Extracted information:
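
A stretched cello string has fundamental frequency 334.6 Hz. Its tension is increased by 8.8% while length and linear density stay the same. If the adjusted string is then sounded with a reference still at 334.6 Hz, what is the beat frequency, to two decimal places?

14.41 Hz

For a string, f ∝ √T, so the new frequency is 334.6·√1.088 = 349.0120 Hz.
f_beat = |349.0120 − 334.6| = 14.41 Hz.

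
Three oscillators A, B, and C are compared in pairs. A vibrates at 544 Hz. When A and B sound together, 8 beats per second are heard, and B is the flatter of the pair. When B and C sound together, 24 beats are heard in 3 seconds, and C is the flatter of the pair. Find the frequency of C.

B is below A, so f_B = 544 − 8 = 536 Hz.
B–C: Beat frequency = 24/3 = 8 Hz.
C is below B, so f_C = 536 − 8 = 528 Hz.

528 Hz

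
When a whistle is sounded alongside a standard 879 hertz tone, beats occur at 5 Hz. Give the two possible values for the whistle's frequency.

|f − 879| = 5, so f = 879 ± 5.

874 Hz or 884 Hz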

Problem to work on: All of the data above should be written out again word for word.

Answer space:
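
A stretched cello string has fundamental frequency 334.6 Hz. Its tension is increased by 8.8% while length and linear density stay the same. If the adjusted string is then sounded with a reference still at 334.6 Hz, what is the beat frequency, to two decimal places?

14.41 Hz

For a string, f ∝ √T, so the new frequency is 334.6·√1.088 = 349.0120 Hz.
f_beat = |349.0120 − 334.6| = 14.41 Hz.

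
Three oscillators A, B, and C are compared in pairs. A vibrates at 544 Hz. When A and B sound together, 8 beats per second are heard, and B is the flatter of the pair. When B and C sound together, 24 beats are heard in 3 seconds, and C is the flatter of the pair. Find the frequency of C.

B is below A, so f_B = 544 − 8 = 536 Hz.
B–C: Beat frequency = 24/3 = 8 Hz.
C is below B, so f_C = 536 − 8 = 528 Hz.

528 Hz

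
When a whistle is sounded alongside a standard 879 hertz tone, beats occur at 5 Hz. Give the two possible values for the whistle's frequency.

|f − 879| = 5, so f = 879 ± 5.

874 Hz or 884 Hz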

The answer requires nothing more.